### [Problem requirements]
Would you write out all of the data exactly as it appears below?

### [Records for this exercise]
>>

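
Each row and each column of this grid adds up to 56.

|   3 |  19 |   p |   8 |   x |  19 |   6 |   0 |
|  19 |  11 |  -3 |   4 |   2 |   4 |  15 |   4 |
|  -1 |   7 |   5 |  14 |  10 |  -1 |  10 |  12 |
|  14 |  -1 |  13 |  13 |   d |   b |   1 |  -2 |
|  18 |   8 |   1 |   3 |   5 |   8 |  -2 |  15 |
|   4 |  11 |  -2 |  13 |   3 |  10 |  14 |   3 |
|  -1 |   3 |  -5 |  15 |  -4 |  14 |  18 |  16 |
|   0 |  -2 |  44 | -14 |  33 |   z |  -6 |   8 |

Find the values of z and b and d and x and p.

The known cells in column 3 total 53, leaving 56 − 53 = 3 for the blank.
The known cells in row 1 total 58, leaving 56 − 58 = -2 for the blank.
The known cells in column 5 total 47, leaving 56 − 47 = 9 for the blank.
The known cells in row 8 total 63, leaving 56 − 63 = -7 for the blank.
The known cells in row 4 total 47, leaving 56 − 47 = 9 for the blank.

z = -7, b = 9, d = 9, x = -2, p = 3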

<<

### [Answer box]
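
Each row and each column of this grid adds up to 56.

|   3 |  19 |   p |   8 |   x |  19 |   6 |   0 |
|  19 |  11 |  -3 |   4 |   2 |   4 |  15 |   4 |
|  -1 |   7 |   5 |  14 |  10 |  -1 |  10 |  12 |
|  14 |  -1 |  13 |  13 |   d |   b |   1 |  -2 |
|  18 |   8 |   1 |   3 |   5 |   8 |  -2 |  15 |
|   4 |  11 |  -2 |  13 |   3 |  10 |  14 |   3 |
|  -1 |   3 |  -5 |  15 |  -4 |  14 |  18 |  16 |
|   0 |  -2 |  44 | -14 |  33 |   z |  -6 |   8 |

Find the values of z and b and d and x and p.

The known cells in column 3 total 53, leaving 56 − 53 = 3 for the blank.
The known cells in row 1 total 58, leaving 56 − 58 = -2 for the blank.
The known cells in column 5 total 47, leaving 56 − 47 = 9 for the blank.
The known cells in row 8 total 63, leaving 56 − 63 = -7 for the blank.
The known cells in row 4 total 47, leaving 56 − 47 = 9 for the blank.

z = -7, b = 9, d = 9, x = -2, p = 3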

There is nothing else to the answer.